(Collected data entries)
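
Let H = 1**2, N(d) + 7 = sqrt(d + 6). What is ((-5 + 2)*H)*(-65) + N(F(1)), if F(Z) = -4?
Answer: 188 + sqrt(2) ≈ 189.41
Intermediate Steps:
N(d) = -7 + sqrt(6 + d) (N(d) = -7 + sqrt(d + 6) = -7 + sqrt(6 + d))
H = 1
((-5 + 2)*H)*(-65) + N(F(1)) = ((-5 + 2)*1)*(-65) + (-7 + sqrt(6 - 4)) = -3*1*(-65) + (-7 + sqrt(2)) = -3*(-65) + (-7 + sqrt(2)) = 195 + (-7 + sqrt(2)) = 188 + sqrt(2)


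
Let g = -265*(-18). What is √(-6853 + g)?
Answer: I*√2083 ≈ 45.64*I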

YOUR TASK: Give back all of the entries exactly as written.

WRITTEN ANSWER:
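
Let H = 1**2, N(d) + 7 = sqrt(d + 6). What is ((-5 + 2)*H)*(-65) + N(F(1)), if F(Z) = -4?
Answer: 188 + sqrt(2) ≈ 189.41
Intermediate Steps:
N(d) = -7 + sqrt(6 + d) (N(d) = -7 + sqrt(d + 6) = -7 + sqrt(6 + d))
H = 1
((-5 + 2)*H)*(-65) + N(F(1)) = ((-5 + 2)*1)*(-65) + (-7 + sqrt(6 - 4)) = -3*1*(-65) + (-7 + sqrt(2)) = -3*(-65) + (-7 + sqrt(2)) = 195 + (-7 + sqrt(2)) = 188 + sqrt(2)


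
Let g = -265*(-18). What is √(-6853 + g)?
Answer: I*√2083 ≈ 45.64*I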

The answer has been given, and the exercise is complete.